++++ LISTED RECORDS ++++
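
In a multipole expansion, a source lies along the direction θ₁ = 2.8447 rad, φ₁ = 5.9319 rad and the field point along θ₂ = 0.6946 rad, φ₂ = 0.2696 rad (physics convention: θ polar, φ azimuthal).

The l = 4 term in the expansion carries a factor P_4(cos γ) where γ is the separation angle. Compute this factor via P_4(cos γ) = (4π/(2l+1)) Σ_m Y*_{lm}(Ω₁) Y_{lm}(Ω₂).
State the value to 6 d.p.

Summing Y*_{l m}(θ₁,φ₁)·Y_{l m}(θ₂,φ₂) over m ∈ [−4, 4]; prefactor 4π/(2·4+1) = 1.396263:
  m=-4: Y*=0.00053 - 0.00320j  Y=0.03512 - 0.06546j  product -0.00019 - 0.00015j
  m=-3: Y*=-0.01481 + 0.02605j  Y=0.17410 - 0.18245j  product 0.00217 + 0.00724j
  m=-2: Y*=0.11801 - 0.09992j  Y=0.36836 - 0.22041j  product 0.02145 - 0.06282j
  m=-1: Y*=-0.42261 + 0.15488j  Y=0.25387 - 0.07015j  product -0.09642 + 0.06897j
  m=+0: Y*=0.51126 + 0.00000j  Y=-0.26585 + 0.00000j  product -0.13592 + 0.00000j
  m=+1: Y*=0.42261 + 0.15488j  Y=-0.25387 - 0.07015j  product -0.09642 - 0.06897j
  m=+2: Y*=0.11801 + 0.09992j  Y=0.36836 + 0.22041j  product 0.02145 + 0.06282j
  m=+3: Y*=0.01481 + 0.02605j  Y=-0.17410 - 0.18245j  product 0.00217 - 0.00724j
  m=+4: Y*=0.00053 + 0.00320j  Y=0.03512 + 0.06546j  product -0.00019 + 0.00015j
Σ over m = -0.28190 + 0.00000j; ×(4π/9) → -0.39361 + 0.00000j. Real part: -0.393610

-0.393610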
++++
++++ LISTED RECORDS ++++
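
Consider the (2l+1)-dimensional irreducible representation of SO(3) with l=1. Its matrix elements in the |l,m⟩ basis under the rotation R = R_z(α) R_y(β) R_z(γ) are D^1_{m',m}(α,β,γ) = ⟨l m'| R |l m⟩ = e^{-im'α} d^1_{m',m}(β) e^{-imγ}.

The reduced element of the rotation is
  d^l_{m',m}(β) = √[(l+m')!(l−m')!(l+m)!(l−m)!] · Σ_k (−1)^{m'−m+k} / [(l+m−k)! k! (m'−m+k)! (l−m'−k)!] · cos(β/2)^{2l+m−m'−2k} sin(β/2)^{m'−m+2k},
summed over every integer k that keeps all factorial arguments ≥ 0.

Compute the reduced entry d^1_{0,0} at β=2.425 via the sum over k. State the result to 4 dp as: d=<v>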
++++
++++ LISTED RECORDS ++++
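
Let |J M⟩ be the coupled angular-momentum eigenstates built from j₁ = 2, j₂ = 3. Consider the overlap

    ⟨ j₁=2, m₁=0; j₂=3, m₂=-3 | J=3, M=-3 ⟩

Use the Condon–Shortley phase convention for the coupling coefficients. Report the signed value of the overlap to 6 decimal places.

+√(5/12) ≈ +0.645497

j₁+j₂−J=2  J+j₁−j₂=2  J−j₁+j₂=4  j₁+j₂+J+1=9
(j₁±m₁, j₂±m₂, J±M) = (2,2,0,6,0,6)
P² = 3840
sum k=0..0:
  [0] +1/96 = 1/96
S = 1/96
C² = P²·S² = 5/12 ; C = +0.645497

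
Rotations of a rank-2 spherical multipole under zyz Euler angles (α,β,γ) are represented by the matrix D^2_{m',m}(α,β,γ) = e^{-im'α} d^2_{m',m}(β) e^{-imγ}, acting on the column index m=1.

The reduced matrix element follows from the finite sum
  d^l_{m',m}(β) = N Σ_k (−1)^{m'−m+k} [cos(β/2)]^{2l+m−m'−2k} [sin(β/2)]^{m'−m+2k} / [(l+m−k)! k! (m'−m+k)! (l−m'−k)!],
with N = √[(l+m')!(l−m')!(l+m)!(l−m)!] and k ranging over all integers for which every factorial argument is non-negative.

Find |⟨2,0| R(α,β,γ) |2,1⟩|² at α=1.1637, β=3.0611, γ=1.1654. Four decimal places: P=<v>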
++++
◆ WHAT IS BEING ASKED
Return a copy of every line in the records that includes the string "with".

◆ SOLVED PROBLEM
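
Consider the (2l+1)-dimensional irreducible representation of SO(3) with l=1. Its matrix elements in the |l,m⟩ basis under the rotation R = R_z(α) R_y(β) R_z(γ) are D^1_{m',m}(α,β,γ) = ⟨l m'| R |l m⟩ = e^{-im'α} d^1_{m',m}(β) e^{-imγ}.
with N = √[(l+m')!(l−m')!(l+m)!(l−m)!] and k ranging over all integers for which every factorial argument is non-negative.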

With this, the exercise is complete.